Could you copy out all of the entries exactly?

__Exercise input__
--------------------
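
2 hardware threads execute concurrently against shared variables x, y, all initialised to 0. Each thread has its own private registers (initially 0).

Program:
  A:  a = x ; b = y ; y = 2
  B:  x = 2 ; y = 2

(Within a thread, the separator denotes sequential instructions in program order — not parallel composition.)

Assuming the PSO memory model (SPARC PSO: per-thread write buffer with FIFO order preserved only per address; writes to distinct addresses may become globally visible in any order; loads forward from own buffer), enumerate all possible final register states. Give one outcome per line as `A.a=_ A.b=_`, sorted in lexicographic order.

A.a=0 A.b=0
A.a=0 A.b=2
A.a=2 A.b=0
A.a=2 A.b=2

outcome vector order: (A.a,A.b)
|PSO outcomes| = 4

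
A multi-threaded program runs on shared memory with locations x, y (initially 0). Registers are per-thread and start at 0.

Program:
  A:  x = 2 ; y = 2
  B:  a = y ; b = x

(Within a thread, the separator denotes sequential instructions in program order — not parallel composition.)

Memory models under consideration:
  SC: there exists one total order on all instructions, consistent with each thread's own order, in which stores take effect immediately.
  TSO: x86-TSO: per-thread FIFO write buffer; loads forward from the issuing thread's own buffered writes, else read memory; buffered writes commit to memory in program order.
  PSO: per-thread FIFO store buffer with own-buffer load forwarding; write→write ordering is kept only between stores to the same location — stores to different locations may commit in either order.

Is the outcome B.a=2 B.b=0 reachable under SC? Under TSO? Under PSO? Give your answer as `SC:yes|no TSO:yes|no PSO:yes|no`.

SC:no TSO:no PSO:yes

outcome vector order: (B.a,B.b)
under SC → 00, 02, 22
under TSO → 00, 02, 22
under PSO → 00, 02, 20, 22
target 20 ∈ {PSO}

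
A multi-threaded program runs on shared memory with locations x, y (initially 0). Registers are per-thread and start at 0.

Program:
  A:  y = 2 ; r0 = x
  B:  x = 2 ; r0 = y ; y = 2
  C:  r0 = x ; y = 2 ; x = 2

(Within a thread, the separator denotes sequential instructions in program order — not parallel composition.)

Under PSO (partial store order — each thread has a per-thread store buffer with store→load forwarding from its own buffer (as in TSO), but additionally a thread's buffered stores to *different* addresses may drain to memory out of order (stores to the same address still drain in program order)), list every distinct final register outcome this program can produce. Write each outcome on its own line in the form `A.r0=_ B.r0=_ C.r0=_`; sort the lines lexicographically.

A.r0=0 B.r0=0 C.r0=0
A.r0=0 B.r0=0 C.r0=2
A.r0=0 B.r0=2 C.r0=0
A.r0=0 B.r0=2 C.r0=2
A.r0=2 B.r0=0 C.r0=0
A.r0=2 B.r0=0 C.r0=2
A.r0=2 B.r0=2 C.r0=0
A.r0=2 B.r0=2 C.r0=2

outcome vector order: (A.r0,B.r0,C.r0)
|PSO outcomes| = 8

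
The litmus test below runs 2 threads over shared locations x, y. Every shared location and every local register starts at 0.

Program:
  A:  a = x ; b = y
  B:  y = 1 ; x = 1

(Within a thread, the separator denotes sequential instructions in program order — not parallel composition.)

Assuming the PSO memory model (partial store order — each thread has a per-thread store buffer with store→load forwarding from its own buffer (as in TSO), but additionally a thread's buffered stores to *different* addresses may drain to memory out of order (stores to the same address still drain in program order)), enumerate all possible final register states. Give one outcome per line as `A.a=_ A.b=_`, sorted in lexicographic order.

outcome vector order: (A.a,A.b)
|PSO outcomes| = 4

A.a=0 A.b=0
A.a=0 A.b=1
A.a=1 A.b=0
A.a=1 A.b=1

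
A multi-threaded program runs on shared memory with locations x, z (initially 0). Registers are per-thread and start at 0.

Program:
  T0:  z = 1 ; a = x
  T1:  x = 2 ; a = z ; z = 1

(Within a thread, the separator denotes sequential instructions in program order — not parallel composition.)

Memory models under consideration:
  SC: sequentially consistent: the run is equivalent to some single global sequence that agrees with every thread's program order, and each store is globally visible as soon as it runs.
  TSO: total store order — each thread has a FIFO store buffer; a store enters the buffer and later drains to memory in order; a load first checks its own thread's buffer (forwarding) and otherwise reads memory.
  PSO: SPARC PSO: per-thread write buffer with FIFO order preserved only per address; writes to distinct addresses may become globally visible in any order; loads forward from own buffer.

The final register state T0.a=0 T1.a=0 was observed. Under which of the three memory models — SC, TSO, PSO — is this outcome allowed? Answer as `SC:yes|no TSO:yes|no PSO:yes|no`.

SC:no TSO:yes PSO:yes

outcome vector order: (T0.a,T1.a)
under SC → (0,1) (2,0) (2,1)
under TSO → (0,0) (0,1) (2,0) (2,1)
under PSO → (0,0) (0,1) (2,0) (2,1)
target (0,0) ∈ {TSO,PSO}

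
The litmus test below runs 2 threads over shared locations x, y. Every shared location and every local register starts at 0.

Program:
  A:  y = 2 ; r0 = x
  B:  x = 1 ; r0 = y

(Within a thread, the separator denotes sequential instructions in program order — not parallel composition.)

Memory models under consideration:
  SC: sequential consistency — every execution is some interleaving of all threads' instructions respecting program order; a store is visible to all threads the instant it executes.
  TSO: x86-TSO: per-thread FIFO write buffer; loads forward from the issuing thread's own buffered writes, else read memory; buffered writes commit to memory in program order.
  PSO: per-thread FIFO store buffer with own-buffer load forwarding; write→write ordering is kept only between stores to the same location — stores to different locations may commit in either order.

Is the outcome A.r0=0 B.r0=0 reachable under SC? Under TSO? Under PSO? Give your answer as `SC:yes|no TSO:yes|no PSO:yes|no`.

SC:no TSO:yes PSO:yes

outcome vector order: (A.r0,B.r0)
SC (3): <0 2>; <1 0>; <1 2>
TSO (4): <0 0>; <0 2>; <1 0>; <1 2>
PSO (4): <0 0>; <0 2>; <1 0>; <1 2>
target <0 0> ∈ {TSO,PSO}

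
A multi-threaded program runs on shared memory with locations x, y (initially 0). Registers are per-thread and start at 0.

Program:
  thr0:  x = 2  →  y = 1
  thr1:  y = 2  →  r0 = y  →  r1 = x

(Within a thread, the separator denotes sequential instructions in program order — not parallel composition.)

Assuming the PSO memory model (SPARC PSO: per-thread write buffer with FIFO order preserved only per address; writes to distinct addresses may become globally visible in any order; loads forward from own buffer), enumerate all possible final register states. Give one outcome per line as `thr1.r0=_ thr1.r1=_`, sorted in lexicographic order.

thr1.r0=1 thr1.r1=0
thr1.r0=1 thr1.r1=2
thr1.r0=2 thr1.r1=0
thr1.r0=2 thr1.r1=2

outcome vector order: (thr1.r0,thr1.r1)
|PSO outcomes| = 4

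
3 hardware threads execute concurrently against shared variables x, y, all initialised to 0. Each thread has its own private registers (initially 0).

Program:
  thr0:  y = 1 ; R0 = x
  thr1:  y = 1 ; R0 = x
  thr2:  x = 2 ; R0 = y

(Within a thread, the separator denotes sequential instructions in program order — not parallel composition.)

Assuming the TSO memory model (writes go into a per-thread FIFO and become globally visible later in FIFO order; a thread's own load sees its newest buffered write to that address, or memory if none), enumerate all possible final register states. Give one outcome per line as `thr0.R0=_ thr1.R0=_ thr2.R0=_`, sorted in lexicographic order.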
--------------------
__Solution below__
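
2 hardware threads execute concurrently against shared variables x, y, all initialised to 0. Each thread has its own private registers (initially 0).

Program:
  A:  a = x ; b = y ; y = 2
  B:  x = 2 ; y = 2

(Within a thread, the separator denotes sequential instructions in program order — not parallel composition.)

Assuming the PSO memory model (SPARC PSO: per-thread write buffer with FIFO order preserved only per address; writes to distinct addresses may become globally visible in any order; loads forward from own buffer), enumerate all possible final register states. Give one outcome per line as `A.a=_ A.b=_`, sorted in lexicographic order.

A.a=0 A.b=0
A.a=0 A.b=2
A.a=2 A.b=0
A.a=2 A.b=2

outcome vector order: (A.a,A.b)
|PSO outcomes| = 4

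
A multi-threaded program runs on shared memory with locations x, y (initially 0). Registers are per-thread and start at 0.

Program:
  A:  x = 2 ; y = 2
  B:  a = y ; b = x

(Within a thread, the separator denotes sequential instructions in program order — not parallel composition.)

Memory models under consideration:
  SC: there exists one total order on all instructions, consistent with each thread's own order, in which stores take effect immediately.
  TSO: x86-TSO: per-thread FIFO write buffer; loads forward from the issuing thread's own buffered writes, else read memory; buffered writes commit to memory in program order.
  PSO: per-thread FIFO store buffer with own-buffer load forwarding; write→write ordering is kept only between stores to the same location — stores to different locations may commit in either order.

Is the outcome B.a=2 B.b=0 reachable under SC? Under TSO? Under PSO? Give your answer as `SC:yes|no TSO:yes|no PSO:yes|no`.

SC:no TSO:no PSO:yes

outcome vector order: (B.a,B.b)
under SC → 00, 02, 22
under TSO → 00, 02, 22
under PSO → 00, 02, 20, 22
target 20 ∈ {PSO}

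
A multi-threaded program runs on shared memory with locations x, y (initially 0). Registers are per-thread and start at 0.

Program:
  A:  y = 2 ; r0 = x
  B:  x = 2 ; r0 = y ; y = 2
  C:  r0 = x ; y = 2 ; x = 2

(Within a thread, the separator denotes sequential instructions in program order — not parallel composition.)

Under PSO (partial store order — each thread has a per-thread store buffer with store→load forwarding from its own buffer (as in TSO), but additionally a thread's buffered stores to *different* addresses may drain to memory out of order (stores to the same address still drain in program order)), list every distinct final register outcome this program can produce. Write each outcome on its own line in the form `A.r0=_ B.r0=_ C.r0=_`; sort the lines lexicographically.

A.r0=0 B.r0=0 C.r0=0
A.r0=0 B.r0=0 C.r0=2
A.r0=0 B.r0=2 C.r0=0
A.r0=0 B.r0=2 C.r0=2
A.r0=2 B.r0=0 C.r0=0
A.r0=2 B.r0=0 C.r0=2
A.r0=2 B.r0=2 C.r0=0
A.r0=2 B.r0=2 C.r0=2

outcome vector order: (A.r0,B.r0,C.r0)
|PSO outcomes| = 8

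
The litmus test below runs 2 threads over shared locations x, y. Every shared location and every local register starts at 0.

Program:
  A:  a = x ; b = y
  B:  y = 1 ; x = 1

(Within a thread, the separator denotes sequential instructions in program order — not parallel composition.)

Assuming the PSO memory model (partial store order — each thread has a per-thread store buffer with store→load forwarding from its own buffer (as in TSO), but additionally a thread's buffered stores to *different* addresses may drain to memory out of order (stores to the same address still drain in program order)), enumerate all possible final register states. Give one outcome per line as `A.a=_ A.b=_`, sorted in lexicographic order.

outcome vector order: (A.a,A.b)
|PSO outcomes| = 4

A.a=0 A.b=0
A.a=0 A.b=1
A.a=1 A.b=0
A.a=1 A.b=1

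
A multi-threaded program runs on shared memory with locations x, z (initially 0). Registers are per-thread and start at 0.

Program:
  T0:  z = 1 ; a = x
  T1:  x = 2 ; a = z ; z = 1

(Within a thread, the separator denotes sequential instructions in program order — not parallel composition.)

Memory models under consideration:
  SC: sequentially consistent: the run is equivalent to some single global sequence that agrees with every thread's program order, and each store is globally visible as soon as it runs.
  TSO: total store order — each thread has a FIFO store buffer; a store enters the buffer and later drains to memory in order; a load first checks its own thread's buffer (forwarding) and otherwise reads memory.
  PSO: SPARC PSO: per-thread write buffer with FIFO order preserved only per address; writes to distinct addresses may become globally visible in any order; loads forward from own buffer.

The final register state T0.a=0 T1.a=0 was observed. Under which of the three memory models — SC, TSO, PSO — is this outcome allowed? Answer as `SC:yes|no TSO:yes|no PSO:yes|no`.

SC:no TSO:yes PSO:yes

outcome vector order: (T0.a,T1.a)
under SC → (0,1) (2,0) (2,1)
under TSO → (0,0) (0,1) (2,0) (2,1)
under PSO → (0,0) (0,1) (2,0) (2,1)
target (0,0) ∈ {TSO,PSO}

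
The litmus test below runs 2 threads over shared locations x, y. Every shared location and every local register starts at 0.

Program:
  A:  y = 2 ; r0 = x
  B:  x = 1 ; r0 = y

(Within a thread, the separator denotes sequential instructions in program order — not parallel composition.)

Memory models under consideration:
  SC: sequential consistency — every execution is some interleaving of all threads' instructions respecting program order; a store is visible to all threads the instant it executes.
  TSO: x86-TSO: per-thread FIFO write buffer; loads forward from the issuing thread's own buffered writes, else read memory; buffered writes commit to memory in program order.
  PSO: per-thread FIFO store buffer with own-buffer load forwarding; write→write ordering is kept only between stores to the same location — stores to different locations may commit in either order.

Is the outcome A.r0=0 B.r0=0 reachable under SC? Under TSO? Under PSO? Give your answer as `SC:yes|no TSO:yes|no PSO:yes|no`.

SC:no TSO:yes PSO:yes

outcome vector order: (A.r0,B.r0)
SC (3): <0 2>; <1 0>; <1 2>
TSO (4): <0 0>; <0 2>; <1 0>; <1 2>
PSO (4): <0 0>; <0 2>; <1 0>; <1 2>
target <0 0> ∈ {TSO,PSO}

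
A multi-threaded program runs on shared memory with locations x, y (initially 0). Registers are per-thread and start at 0.

Program:
  thr0:  x = 2  →  y = 1
  thr1:  y = 2  →  r0 = y  →  r1 = x

(Within a thread, the separator denotes sequential instructions in program order — not parallel composition.)

Assuming the PSO memory model (SPARC PSO: per-thread write buffer with FIFO order preserved only per address; writes to distinct addresses may become globally visible in any order; loads forward from own buffer), enumerate all possible final register states. Give one outcome per line as `thr1.r0=_ thr1.r1=_`, sorted in lexicographic order.

thr1.r0=1 thr1.r1=0
thr1.r0=1 thr1.r1=2
thr1.r0=2 thr1.r1=0
thr1.r0=2 thr1.r1=2

outcome vector order: (thr1.r0,thr1.r1)
|PSO outcomes| = 4

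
3 hardware threads execute concurrently against shared variables x, y, all initialised to 0. Each thread has its own private registers (initially 0).

Program:
  thr0:  y = 1 ; R0 = x
  thr1:  y = 1 ; R0 = x
  thr2:  x = 2 ; R0 = y

(Within a thread, the separator denotes sequential instructions in program order — not parallel composition.)

Assuming the TSO memory model (writes go into a per-thread FIFO and become globally visible later in FIFO order; a thread's own load sees its newest buffered write to that address, or memory if none), enumerate all possible final register states. Give one outcome per line as `thr0.R0=_ thr1.R0=_ thr2.R0=_`, sorted in lexicographic order.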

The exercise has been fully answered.